### TASK:
The complete set of records should be given again verbatim.

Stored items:
<<<<

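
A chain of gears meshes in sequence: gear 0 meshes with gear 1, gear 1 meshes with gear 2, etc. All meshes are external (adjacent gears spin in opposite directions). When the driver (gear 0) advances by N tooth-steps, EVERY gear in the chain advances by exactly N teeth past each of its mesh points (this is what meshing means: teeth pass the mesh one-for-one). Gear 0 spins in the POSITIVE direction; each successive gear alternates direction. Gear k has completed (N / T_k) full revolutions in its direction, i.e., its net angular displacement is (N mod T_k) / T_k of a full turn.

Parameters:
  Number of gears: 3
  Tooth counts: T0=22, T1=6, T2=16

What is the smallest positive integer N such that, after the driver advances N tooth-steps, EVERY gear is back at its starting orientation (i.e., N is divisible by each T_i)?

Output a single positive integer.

Answer: 528

Derivation:
Gear k returns to start when N is a multiple of T_k.
All gears at start simultaneously when N is a common multiple of [22, 6, 16]; the smallest such N is lcm(22, 6, 16).
Start: lcm = T0 = 22
Fold in T1=6: gcd(22, 6) = 2; lcm(22, 6) = 22 * 6 / 2 = 132 / 2 = 66
Fold in T2=16: gcd(66, 16) = 2; lcm(66, 16) = 66 * 16 / 2 = 1056 / 2 = 528
Full cycle length = 528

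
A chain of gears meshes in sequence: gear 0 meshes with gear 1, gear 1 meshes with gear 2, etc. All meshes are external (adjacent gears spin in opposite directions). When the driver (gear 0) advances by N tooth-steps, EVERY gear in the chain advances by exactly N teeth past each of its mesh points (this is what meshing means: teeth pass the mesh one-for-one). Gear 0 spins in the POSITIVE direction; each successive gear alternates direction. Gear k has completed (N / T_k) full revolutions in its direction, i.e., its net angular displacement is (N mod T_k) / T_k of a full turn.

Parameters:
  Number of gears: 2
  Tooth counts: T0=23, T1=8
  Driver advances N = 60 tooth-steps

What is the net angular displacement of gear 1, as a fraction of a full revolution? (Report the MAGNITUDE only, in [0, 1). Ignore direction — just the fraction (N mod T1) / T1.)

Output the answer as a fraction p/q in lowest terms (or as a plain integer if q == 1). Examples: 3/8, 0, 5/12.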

>>>>

### THE ANSWER:
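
A chain of gears meshes in sequence: gear 0 meshes with gear 1, gear 1 meshes with gear 2, etc. All meshes are external (adjacent gears spin in opposite directions). When the driver (gear 0) advances by N tooth-steps, EVERY gear in the chain advances by exactly N teeth past each of its mesh points (this is what meshing means: teeth pass the mesh one-for-one). Gear 0 spins in the POSITIVE direction; each successive gear alternates direction. Gear k has completed (N / T_k) full revolutions in its direction, i.e., its net angular displacement is (N mod T_k) / T_k of a full turn.

Parameters:
  Number of gears: 3
  Tooth counts: T0=22, T1=6, T2=16

What is the smallest positive integer N such that, after the driver advances N tooth-steps, EVERY gear is back at its starting orientation (i.e., N is divisible by each T_i)?

Output a single positive integer.

Answer: 528

Derivation:
Gear k returns to start when N is a multiple of T_k.
All gears at start simultaneously when N is a common multiple of [22, 6, 16]; the smallest such N is lcm(22, 6, 16).
Start: lcm = T0 = 22
Fold in T1=6: gcd(22, 6) = 2; lcm(22, 6) = 22 * 6 / 2 = 132 / 2 = 66
Fold in T2=16: gcd(66, 16) = 2; lcm(66, 16) = 66 * 16 / 2 = 1056 / 2 = 528
Full cycle length = 528

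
A chain of gears meshes in sequence: gear 0 meshes with gear 1, gear 1 meshes with gear 2, etc. All meshes are external (adjacent gears spin in opposite directions). When the driver (gear 0) advances by N tooth-steps, EVERY gear in the chain advances by exactly N teeth past each of its mesh points (this is what meshing means: teeth pass the mesh one-for-one). Gear 0 spins in the POSITIVE direction; each successive gear alternates direction. Gear k has completed (N / T_k) full revolutions in its direction, i.e., its net angular displacement is (N mod T_k) / T_k of a full turn.

Parameters:
  Number of gears: 2
  Tooth counts: T0=23, T1=8
  Driver advances N = 60 tooth-steps

What is the net angular displacement of gear 1, as a fraction of a full revolution? (Report the MAGNITUDE only, in [0, 1). Ignore direction — just the fraction (N mod T1) / T1.)

Output the answer as a fraction p/q in lowest terms (or as a plain integer if q == 1). Examples: 3/8, 0, 5/12.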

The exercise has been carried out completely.